(Stored data entries)
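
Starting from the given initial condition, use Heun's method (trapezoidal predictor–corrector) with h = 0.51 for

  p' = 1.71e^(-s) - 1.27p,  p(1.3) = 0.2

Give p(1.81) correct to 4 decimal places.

0.2256

Heun: k1 = f(s_n, p_n); k2 = f(s_n + h, p_n + h·k1); p_{n+1} = p_n + (h/2)·(k1 + k2).
s=1.300000, p=0.200000:
  k1 = f(1.300000, 0.200000) = 0.212029
  k2 = f(1.810000, 0.308135) = -0.111483
  p ← 0.200000 + (0.51/2)·(0.212029 + (-0.111483)) = 0.225639
p(1.81) ≈ 0.2256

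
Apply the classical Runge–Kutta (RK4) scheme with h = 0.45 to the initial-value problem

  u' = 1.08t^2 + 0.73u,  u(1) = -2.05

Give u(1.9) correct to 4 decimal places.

RK4: k1 = f(t_n, u_n); k2 = f(t_n + h/2, u_n + (h/2)·k1); k3 = f(t_n + h/2, u_n + (h/2)·k2); k4 = f(t_n + h, u_n + h·k3); u_{n+1} = u_n + (h/6)·(k1 + 2k2 + 2k3 + k4).
t=1.000000, u=-2.050000:
  k1 = f(1.000000, -2.050000) = -0.416500
  k2 = f(1.225000, -2.143712) = 0.055765
  k3 = f(1.225000, -2.037453) = 0.133334
  k4 = f(1.450000, -1.990000) = 0.818000
  u ← -2.050000 + (0.45/6)·(k1 + 2k2 + 2k3 + k4) = -1.991523
t=1.450000, u=-1.991523:
  k1 = f(1.450000, -1.991523) = 0.816889
  k2 = f(1.675000, -1.807723) = 1.710437
  k3 = f(1.675000, -1.606674) = 1.857203
  k4 = f(1.900000, -1.155781) = 3.055080
  u ← -1.991523 + (0.45/6)·(k1 + 2k2 + 2k3 + k4) = -1.165979
u(1.9) ≈ -1.1660

-1.1660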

:: ABOUT THIS EXERCISE ::
Which lines of the records above contain the word "with"? Copy each of them.

:: RESPONSE ::
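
Starting from the given initial condition, use Heun's method (trapezoidal predictor–corrector) with h = 0.51 for
Apply the classical Runge–Kutta (RK4) scheme with h = 0.45 to the initial-value problem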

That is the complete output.